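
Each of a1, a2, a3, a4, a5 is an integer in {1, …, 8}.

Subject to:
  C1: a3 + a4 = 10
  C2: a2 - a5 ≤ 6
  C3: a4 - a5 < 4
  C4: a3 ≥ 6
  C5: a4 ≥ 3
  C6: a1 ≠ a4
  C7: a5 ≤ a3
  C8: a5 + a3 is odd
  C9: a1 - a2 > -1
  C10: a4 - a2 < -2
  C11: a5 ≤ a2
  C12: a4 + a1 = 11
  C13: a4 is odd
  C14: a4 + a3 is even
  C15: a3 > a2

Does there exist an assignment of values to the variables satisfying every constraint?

Take a1 = 8, a2 = 6, a3 = 7, a4 = 3, a5 = 2. Then constraint 1: a3 + a4 = 10; constraint 2: a2 - a5 = 4; constraint 3: a4 - a5 = 1, and every other listed constraint is also met.

Satisfiable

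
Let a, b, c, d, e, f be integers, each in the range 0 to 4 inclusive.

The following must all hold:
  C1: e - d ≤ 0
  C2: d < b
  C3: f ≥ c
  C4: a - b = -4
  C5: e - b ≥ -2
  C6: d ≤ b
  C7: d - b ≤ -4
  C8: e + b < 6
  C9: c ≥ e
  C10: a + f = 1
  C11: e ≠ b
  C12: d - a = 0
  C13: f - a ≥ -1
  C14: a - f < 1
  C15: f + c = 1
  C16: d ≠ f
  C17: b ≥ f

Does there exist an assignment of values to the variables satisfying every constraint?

Constraints 1, 5, and 7 give d − e ≥ 0, e − b ≥ -2, b − d ≥ 4.
Adding all 3 inequalities: the left sides telescope to 0, and the right sides sum to 0 + (-2) + 4 = 2. So 0 ≥ 2, which is false.

Unsatisfiable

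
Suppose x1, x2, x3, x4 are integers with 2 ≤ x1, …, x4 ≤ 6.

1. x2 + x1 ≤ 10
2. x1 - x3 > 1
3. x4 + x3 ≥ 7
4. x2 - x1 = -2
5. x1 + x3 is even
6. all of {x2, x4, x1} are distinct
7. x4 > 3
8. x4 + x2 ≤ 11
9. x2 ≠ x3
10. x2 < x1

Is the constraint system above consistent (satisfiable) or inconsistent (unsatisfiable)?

Satisfiable

Take x1 = 6, x2 = 4, x3 = 2, x4 = 5. Then constraint 1: x2 + x1 = 10; constraint 2: x1 - x3 = 4; constraint 3: x4 + x3 = 7, and every other listed constraint is also met.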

EXERCISE DIRECTIONS: Set down, word for word, each line from the top of the records above through the line with "C12: a4 + a1 = 11".

YOUR SOLUTION:
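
Each of a1, a2, a3, a4, a5 is an integer in {1, …, 8}.

Subject to:
  C1: a3 + a4 = 10
  C2: a2 - a5 ≤ 6
  C3: a4 - a5 < 4
  C4: a3 ≥ 6
  C5: a4 ≥ 3
  C6: a1 ≠ a4
  C7: a5 ≤ a3
  C8: a5 + a3 is odd
  C9: a1 - a2 > -1
  C10: a4 - a2 < -2
  C11: a5 ≤ a2
  C12: a4 + a1 = 11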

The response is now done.